### INSTRUCTIONS FOR THE TASK
Retype, exactly and only, each line from the one containing "-15.0), (-3.5, 27.3)." to the end of the records below.

### DATA FOR ANALYSIS

######

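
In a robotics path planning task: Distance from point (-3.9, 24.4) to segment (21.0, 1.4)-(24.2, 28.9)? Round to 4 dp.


Project P onto AB: t = 0.7212 (clamped to [0,1])
Closest point on segment: (23.308, 21.234)
Distance: 27.3915

27.3915


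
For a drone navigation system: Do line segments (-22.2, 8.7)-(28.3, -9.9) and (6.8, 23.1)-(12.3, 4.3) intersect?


Cross products: d1=-624.4, d2=222.7, d3=1266.6, d4=419.5
d1*d2 < 0 and d3*d4 < 0? no

No, they don't intersect


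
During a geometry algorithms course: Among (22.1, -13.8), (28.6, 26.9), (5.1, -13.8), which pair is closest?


d(P0,P1) = 41.2158, d(P0,P2) = 17, d(P1,P2) = 46.9972
Closest: P0 and P2

Closest pair: (22.1, -13.8) and (5.1, -13.8), distance = 17


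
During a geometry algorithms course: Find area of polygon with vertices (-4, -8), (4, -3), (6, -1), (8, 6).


Shoelace sum: ((-4)*(-3) - 4*(-8)) + (4*(-1) - 6*(-3)) + (6*6 - 8*(-1)) + (8*(-8) - (-4)*6)
= 62
Area = |62|/2 = 31

31


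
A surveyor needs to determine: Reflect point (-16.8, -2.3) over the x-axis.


Reflection over x-axis: (x,y) -> (x,-y)
(-16.8, -2.3) -> (-16.8, 2.3)

(-16.8, 2.3)


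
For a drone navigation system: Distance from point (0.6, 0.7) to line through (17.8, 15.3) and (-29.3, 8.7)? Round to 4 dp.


|cross product| = 574.14
|line direction| = sqrt(2261.97) = 47.5602
Distance = 574.14/sqrt(2261.97) = 12.0719

12.0719


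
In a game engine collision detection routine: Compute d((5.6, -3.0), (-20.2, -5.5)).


dx=-25.8, dy=-2.5
d^2 = (-25.8)^2 + (-2.5)^2 = 671.89
d = sqrt(671.89) = 25.9208

25.9208


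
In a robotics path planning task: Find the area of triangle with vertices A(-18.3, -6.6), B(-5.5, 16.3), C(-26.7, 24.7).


Area = |x_A(y_B-y_C) + x_B(y_C-y_A) + x_C(y_A-y_B)|/2
= |153.72 + (-172.15) + 611.43|/2
= 593/2 = 296.5

296.5


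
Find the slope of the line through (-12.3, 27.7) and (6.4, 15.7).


slope = (y2-y1)/(x2-x1) = (15.7-27.7)/(6.4-(-12.3)) = (-12)/18.7 = -0.6417

-0.6417


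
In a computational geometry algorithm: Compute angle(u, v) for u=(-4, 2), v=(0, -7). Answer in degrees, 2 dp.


u.v = -14, |u| = sqrt(20) = 4.4721, |v| = sqrt(49) = 7
cos(theta) = u.v/(|u||v|) = -14/sqrt(980) = -0.447214
theta = acos(-0.447214) = 116.57 degrees

116.57 degrees


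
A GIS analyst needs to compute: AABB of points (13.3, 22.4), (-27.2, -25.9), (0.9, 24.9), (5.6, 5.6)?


x range: [-27.2, 13.3]
y range: [-25.9, 24.9]
Bounding box: (-27.2,-25.9) to (13.3,24.9)

(-27.2,-25.9) to (13.3,24.9)


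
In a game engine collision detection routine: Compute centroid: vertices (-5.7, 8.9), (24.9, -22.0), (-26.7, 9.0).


Centroid = ((x_A+x_B+x_C)/3, (y_A+y_B+y_C)/3)
= (((-5.7)+24.9+(-26.7))/3, (8.9+(-22)+9)/3)
= (-2.5, -1.3667)

(-2.5, -1.3667)


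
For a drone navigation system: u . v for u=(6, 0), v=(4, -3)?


u . v = u_x*v_x + u_y*v_y = 6*4 + 0*(-3)
= 24 + 0 = 24

24


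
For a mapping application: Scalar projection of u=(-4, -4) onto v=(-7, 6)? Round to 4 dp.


u.v = 4, |v| = sqrt(85) = 9.2195
Scalar projection = u.v / |v| = 4 / sqrt(85) = 0.4339

0.4339


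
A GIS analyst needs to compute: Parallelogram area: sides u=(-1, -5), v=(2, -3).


|u x v| = |(-1)*(-3) - (-5)*2|
= |3 - (-10)| = 13

13


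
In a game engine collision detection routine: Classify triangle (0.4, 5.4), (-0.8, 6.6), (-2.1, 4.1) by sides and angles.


Side lengths squared: AB^2=2.88, BC^2=7.94, CA^2=7.94
Sorted: [2.88, 7.94, 7.94]
By sides: Isosceles, By angles: Acute

Isosceles, Acute


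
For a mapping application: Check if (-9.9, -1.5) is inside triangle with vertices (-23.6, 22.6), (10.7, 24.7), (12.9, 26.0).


Cross products: AB x AP = -855.4, BC x BP = -30.86, CA x CP = 926.23
All same sign? no

No, outside


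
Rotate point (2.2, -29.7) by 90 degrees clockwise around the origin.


90° CW: (x,y) -> (y, -x)
(2.2,-29.7) -> (-29.7, -2.2)

(-29.7, -2.2)


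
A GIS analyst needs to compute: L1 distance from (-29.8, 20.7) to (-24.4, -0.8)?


|(-29.8)-(-24.4)| + |20.7-(-0.8)| = 5.4 + 21.5 = 26.9

26.9


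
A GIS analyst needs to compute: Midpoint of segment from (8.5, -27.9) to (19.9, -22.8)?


M = ((8.5+19.9)/2, ((-27.9)+(-22.8))/2)
= (14.2, -25.35)

(14.2, -25.35)


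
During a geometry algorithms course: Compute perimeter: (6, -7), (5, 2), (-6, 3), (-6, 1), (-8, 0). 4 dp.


Sides: (6, -7)->(5, 2): sqrt(82) = 9.055385, (5, 2)->(-6, 3): sqrt(122) = 11.045361, (-6, 3)->(-6, 1): sqrt(4) = 2, (-6, 1)->(-8, 0): sqrt(5) = 2.236068, (-8, 0)->(6, -7): sqrt(245) = 15.652476
Sum = 39.98929
Perimeter = 39.9893

39.9893


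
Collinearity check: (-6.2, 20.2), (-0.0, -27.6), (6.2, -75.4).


Cross product: (0-(-6.2))*((-75.4)-20.2) - ((-27.6)-20.2)*(6.2-(-6.2))
= 0

Yes, collinear


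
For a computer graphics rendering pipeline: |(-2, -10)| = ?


|u| = sqrt((-2)^2 + (-10)^2) = sqrt(104) = 10.198

10.198


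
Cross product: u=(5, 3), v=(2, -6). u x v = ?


u x v = u_x*v_y - u_y*v_x = 5*(-6) - 3*2
= (-30) - 6 = -36

-36


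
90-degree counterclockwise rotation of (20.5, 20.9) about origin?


90° CCW: (x,y) -> (-y, x)
(20.5,20.9) -> (-20.9, 20.5)

(-20.9, 20.5)


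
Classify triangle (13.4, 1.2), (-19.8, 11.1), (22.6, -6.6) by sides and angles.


Side lengths squared: AB^2=1200.25, BC^2=2111.05, CA^2=145.48
Sorted: [145.48, 1200.25, 2111.05]
By sides: Scalene, By angles: Obtuse

Scalene, Obtuse


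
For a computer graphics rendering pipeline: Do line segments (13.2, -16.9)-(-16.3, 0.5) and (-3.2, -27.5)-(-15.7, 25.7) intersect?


Cross products: d1=-1004.98, d2=346.92, d3=598.06, d4=-753.84
d1*d2 < 0 and d3*d4 < 0? yes

Yes, they intersect


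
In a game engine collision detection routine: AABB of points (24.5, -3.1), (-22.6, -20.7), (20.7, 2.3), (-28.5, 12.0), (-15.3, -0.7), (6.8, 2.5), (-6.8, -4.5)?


x range: [-28.5, 24.5]
y range: [-20.7, 12]
Bounding box: (-28.5,-20.7) to (24.5,12)

(-28.5,-20.7) to (24.5,12)


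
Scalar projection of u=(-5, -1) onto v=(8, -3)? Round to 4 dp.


u.v = -37, |v| = sqrt(73) = 8.544
Scalar projection = u.v / |v| = -37 / sqrt(73) = -4.3305

-4.3305


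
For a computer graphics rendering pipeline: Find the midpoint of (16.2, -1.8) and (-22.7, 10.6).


M = ((16.2+(-22.7))/2, ((-1.8)+10.6)/2)
= (-3.25, 4.4)

(-3.25, 4.4)


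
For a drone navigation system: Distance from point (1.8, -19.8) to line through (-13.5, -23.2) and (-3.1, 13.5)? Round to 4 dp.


|cross product| = 526.15
|line direction| = sqrt(1455.05) = 38.1451
Distance = 526.15/sqrt(1455.05) = 13.7934

13.7934


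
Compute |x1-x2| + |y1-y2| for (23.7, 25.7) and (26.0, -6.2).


|23.7-26| + |25.7-(-6.2)| = 2.3 + 31.9 = 34.2

34.2


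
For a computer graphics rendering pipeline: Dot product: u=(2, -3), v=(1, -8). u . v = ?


u . v = u_x*v_x + u_y*v_y = 2*1 + (-3)*(-8)
= 2 + 24 = 26

26


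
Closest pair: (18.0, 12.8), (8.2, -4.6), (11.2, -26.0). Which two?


d(P0,P1) = 19.97, d(P0,P2) = 39.3914, d(P1,P2) = 21.6093
Closest: P0 and P1

Closest pair: (18.0, 12.8) and (8.2, -4.6), distance = 19.97


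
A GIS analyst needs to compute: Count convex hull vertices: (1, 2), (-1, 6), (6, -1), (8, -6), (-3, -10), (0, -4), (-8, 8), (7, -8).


Convex hull vertices (CCW): (-8, 8), (-3, -10), (7, -8), (8, -6), (6, -1), (-1, 6)
Count = 6

6


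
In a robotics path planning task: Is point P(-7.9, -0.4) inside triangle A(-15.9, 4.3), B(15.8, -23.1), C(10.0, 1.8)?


Cross products: AB x AP = 70.21, BC x BP = 458.47, CA x CP = 101.73
All same sign? yes

Yes, inside


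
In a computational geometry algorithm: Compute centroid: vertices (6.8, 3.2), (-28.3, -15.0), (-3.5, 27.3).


Centroid = ((x_A+x_B+x_C)/3, (y_A+y_B+y_C)/3)
= ((6.8+(-28.3)+(-3.5))/3, (3.2+(-15)+27.3)/3)
= (-8.3333, 5.1667)

(-8.3333, 5.1667)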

######

### ANSWER SPACE
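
In a computational geometry algorithm: Compute centroid: vertices (6.8, 3.2), (-28.3, -15.0), (-3.5, 27.3).


Centroid = ((x_A+x_B+x_C)/3, (y_A+y_B+y_C)/3)
= ((6.8+(-28.3)+(-3.5))/3, (3.2+(-15)+27.3)/3)
= (-8.3333, 5.1667)

(-8.3333, 5.1667)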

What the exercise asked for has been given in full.